▸ PROVIDED DATA:
□ □ □ □ □

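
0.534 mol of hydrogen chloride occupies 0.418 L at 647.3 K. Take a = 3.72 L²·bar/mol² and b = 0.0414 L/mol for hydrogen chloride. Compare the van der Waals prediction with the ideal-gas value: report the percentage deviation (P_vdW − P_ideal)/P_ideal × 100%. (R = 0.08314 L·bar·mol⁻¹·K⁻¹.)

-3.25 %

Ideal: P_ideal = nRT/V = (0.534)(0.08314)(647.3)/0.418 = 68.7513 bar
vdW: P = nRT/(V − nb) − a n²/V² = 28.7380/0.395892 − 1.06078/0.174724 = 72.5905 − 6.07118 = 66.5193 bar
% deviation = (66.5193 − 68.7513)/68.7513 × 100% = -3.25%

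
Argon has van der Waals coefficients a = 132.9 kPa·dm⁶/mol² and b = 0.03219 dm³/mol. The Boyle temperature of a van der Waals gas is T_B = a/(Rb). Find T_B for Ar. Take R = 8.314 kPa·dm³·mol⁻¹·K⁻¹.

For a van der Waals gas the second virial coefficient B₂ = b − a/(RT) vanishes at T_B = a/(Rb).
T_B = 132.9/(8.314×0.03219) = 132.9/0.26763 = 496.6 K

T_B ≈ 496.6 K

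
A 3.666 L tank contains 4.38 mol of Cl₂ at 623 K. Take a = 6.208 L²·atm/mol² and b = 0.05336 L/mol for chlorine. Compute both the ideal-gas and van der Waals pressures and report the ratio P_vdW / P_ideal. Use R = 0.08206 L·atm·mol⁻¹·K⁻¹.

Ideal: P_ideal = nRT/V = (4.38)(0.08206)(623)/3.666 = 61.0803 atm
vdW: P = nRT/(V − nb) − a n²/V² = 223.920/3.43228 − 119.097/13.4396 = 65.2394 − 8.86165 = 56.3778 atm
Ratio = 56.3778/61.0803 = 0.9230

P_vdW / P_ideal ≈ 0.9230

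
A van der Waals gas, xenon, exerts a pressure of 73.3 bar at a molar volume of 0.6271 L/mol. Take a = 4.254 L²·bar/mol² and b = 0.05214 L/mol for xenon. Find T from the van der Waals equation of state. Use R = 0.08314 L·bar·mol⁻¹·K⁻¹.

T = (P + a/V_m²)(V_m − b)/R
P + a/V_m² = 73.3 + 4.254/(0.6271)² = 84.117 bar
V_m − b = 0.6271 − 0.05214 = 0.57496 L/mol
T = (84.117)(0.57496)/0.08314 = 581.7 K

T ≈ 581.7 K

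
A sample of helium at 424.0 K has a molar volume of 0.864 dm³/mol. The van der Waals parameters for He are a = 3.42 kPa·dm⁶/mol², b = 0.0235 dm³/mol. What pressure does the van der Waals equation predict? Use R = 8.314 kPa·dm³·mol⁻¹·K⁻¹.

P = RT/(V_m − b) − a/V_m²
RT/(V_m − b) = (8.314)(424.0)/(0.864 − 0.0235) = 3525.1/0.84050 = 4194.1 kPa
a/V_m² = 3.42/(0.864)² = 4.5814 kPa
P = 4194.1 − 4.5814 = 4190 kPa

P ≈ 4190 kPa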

□ □ □ □ □

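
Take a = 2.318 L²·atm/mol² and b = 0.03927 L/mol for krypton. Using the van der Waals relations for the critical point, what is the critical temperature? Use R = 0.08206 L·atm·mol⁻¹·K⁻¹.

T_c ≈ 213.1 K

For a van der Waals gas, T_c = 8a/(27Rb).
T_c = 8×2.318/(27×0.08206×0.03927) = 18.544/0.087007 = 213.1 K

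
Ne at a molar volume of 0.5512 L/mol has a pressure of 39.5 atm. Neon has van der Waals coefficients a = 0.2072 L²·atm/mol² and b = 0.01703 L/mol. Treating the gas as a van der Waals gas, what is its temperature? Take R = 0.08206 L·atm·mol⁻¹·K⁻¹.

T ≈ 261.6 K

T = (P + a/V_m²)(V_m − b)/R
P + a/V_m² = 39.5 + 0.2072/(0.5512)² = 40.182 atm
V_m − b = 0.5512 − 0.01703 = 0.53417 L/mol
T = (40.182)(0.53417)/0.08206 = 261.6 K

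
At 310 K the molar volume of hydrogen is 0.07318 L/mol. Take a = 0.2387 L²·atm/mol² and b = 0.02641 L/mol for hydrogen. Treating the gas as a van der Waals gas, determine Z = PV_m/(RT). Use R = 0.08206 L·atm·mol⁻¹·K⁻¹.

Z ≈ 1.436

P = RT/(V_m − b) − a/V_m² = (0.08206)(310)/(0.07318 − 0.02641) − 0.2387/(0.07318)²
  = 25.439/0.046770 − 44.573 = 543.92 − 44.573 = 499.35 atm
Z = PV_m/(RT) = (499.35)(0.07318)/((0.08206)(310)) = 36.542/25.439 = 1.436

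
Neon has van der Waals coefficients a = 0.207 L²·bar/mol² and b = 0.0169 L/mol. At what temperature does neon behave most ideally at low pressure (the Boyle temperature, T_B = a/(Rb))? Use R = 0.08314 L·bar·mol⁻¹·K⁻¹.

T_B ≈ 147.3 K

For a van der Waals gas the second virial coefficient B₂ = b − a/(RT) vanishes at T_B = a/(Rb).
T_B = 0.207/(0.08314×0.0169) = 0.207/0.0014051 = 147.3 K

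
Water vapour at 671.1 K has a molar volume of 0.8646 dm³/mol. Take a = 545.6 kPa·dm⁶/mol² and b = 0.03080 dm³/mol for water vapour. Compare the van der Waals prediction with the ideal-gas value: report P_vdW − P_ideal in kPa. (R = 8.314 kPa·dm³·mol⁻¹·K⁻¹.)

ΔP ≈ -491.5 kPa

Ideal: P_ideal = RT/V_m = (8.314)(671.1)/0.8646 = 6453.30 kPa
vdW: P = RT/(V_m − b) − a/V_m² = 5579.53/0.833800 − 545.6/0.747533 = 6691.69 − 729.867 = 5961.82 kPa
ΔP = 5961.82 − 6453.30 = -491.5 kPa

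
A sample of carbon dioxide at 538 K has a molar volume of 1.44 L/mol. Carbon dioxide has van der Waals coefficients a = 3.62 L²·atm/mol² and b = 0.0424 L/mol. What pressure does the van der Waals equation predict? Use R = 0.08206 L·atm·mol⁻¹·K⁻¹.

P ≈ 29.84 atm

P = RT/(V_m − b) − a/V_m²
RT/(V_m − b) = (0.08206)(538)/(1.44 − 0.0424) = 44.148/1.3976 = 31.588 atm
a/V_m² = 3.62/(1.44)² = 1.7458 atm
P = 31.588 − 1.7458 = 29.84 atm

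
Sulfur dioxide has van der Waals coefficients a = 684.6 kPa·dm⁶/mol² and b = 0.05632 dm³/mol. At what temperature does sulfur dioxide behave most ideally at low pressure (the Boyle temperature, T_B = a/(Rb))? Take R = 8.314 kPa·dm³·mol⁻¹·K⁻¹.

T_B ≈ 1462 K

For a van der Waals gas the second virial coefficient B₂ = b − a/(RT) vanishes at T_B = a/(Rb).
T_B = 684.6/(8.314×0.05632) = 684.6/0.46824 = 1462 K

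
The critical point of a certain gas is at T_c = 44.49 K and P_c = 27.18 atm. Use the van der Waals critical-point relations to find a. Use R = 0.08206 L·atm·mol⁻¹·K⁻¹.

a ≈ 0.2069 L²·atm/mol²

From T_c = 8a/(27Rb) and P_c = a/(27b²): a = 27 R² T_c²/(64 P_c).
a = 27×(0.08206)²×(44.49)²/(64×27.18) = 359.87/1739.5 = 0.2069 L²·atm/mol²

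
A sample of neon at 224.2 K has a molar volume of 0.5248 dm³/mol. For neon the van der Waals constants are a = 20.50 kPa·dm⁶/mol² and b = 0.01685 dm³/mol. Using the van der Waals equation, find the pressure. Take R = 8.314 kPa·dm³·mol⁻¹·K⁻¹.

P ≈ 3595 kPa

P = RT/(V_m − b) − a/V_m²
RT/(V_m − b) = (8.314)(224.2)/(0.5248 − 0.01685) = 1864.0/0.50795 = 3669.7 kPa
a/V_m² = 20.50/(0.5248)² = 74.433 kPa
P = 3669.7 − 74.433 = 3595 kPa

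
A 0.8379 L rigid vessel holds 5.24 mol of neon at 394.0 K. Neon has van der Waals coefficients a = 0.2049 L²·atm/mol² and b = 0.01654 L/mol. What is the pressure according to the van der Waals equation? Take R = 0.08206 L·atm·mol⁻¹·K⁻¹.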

□ □ □ □ □

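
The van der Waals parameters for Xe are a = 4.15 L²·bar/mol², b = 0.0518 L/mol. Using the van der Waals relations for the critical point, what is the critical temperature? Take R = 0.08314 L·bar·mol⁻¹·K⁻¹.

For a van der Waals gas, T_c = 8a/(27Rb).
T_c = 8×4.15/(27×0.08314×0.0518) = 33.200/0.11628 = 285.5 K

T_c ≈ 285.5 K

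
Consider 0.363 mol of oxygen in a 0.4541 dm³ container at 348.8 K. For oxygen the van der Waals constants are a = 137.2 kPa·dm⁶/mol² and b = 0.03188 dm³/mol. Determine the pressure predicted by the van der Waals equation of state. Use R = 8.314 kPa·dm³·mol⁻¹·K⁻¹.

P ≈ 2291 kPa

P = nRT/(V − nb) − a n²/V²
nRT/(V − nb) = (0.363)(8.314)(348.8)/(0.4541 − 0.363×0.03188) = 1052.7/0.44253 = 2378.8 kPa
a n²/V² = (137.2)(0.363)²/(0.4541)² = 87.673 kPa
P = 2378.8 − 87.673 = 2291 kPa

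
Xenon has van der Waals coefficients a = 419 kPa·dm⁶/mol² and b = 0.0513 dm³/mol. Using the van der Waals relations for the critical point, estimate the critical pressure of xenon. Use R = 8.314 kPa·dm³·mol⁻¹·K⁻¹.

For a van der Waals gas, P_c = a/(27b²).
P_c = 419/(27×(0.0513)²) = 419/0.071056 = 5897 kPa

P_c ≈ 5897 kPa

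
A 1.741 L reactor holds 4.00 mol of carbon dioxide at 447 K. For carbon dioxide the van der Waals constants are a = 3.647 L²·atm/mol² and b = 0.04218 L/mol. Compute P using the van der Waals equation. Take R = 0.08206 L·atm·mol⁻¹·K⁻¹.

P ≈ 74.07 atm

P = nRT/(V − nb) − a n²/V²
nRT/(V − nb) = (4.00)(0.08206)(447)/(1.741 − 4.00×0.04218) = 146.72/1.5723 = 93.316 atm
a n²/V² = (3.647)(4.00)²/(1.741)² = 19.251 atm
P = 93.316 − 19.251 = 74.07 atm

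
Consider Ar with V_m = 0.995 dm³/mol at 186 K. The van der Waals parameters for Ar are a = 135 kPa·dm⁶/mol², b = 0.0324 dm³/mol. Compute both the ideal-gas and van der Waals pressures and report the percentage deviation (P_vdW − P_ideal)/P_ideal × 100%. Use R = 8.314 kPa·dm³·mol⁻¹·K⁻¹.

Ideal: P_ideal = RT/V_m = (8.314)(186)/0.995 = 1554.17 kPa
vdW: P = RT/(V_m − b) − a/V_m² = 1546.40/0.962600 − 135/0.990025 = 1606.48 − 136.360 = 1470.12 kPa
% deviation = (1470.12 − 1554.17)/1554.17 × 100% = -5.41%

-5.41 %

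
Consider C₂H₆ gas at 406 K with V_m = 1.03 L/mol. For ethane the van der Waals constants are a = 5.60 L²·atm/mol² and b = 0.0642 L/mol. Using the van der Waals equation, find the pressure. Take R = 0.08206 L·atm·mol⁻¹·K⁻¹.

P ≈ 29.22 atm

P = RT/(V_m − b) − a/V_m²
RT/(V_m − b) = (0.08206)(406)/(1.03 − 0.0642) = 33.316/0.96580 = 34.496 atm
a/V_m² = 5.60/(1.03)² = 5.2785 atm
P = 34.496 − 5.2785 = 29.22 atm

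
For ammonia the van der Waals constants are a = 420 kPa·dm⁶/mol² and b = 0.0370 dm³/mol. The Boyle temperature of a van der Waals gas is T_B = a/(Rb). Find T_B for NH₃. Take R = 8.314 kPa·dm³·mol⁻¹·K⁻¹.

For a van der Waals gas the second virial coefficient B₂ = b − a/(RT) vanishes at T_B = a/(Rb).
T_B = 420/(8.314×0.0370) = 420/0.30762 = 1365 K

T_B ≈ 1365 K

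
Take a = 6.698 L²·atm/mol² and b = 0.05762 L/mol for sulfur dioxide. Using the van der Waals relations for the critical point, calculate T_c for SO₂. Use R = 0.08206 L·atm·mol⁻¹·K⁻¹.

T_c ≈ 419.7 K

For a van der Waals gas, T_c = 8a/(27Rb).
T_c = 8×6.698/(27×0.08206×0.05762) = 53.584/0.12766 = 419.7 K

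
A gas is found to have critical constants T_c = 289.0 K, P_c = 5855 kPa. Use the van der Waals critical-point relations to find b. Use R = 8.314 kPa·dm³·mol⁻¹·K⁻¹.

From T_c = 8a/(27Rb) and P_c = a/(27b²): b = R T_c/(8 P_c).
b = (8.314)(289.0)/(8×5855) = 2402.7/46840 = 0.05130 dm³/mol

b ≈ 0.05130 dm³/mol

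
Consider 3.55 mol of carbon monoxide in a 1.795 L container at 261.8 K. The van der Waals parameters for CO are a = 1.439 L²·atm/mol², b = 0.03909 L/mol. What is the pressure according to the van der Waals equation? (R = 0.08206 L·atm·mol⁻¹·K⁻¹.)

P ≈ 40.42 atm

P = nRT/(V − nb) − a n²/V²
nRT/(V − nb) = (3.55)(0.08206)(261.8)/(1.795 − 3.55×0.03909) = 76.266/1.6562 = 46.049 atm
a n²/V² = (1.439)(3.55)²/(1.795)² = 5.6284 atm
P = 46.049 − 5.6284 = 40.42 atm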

□ □ □ □ □

▸ WORK ORDER: Every line above from the line with "A sample of neon" to the line with "A 0.8379 L rigid", inclusive, must be returned exactly; no other line belongs in the reply.

▸ EXERCISE SOLUTION:
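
A sample of neon at 224.2 K has a molar volume of 0.5248 dm³/mol. For neon the van der Waals constants are a = 20.50 kPa·dm⁶/mol² and b = 0.01685 dm³/mol. Using the van der Waals equation, find the pressure. Take R = 8.314 kPa·dm³·mol⁻¹·K⁻¹.

P ≈ 3595 kPa

P = RT/(V_m − b) − a/V_m²
RT/(V_m − b) = (8.314)(224.2)/(0.5248 − 0.01685) = 1864.0/0.50795 = 3669.7 kPa
a/V_m² = 20.50/(0.5248)² = 74.433 kPa
P = 3669.7 − 74.433 = 3595 kPa

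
A 0.8379 L rigid vessel holds 5.24 mol of neon at 394.0 K. Neon has van der Waals coefficients a = 0.2049 L²·atm/mol² and b = 0.01654 L/mol. What is the pressure according to the van der Waals equation? Take R = 0.08206 L·atm·mol⁻¹·K⁻¹.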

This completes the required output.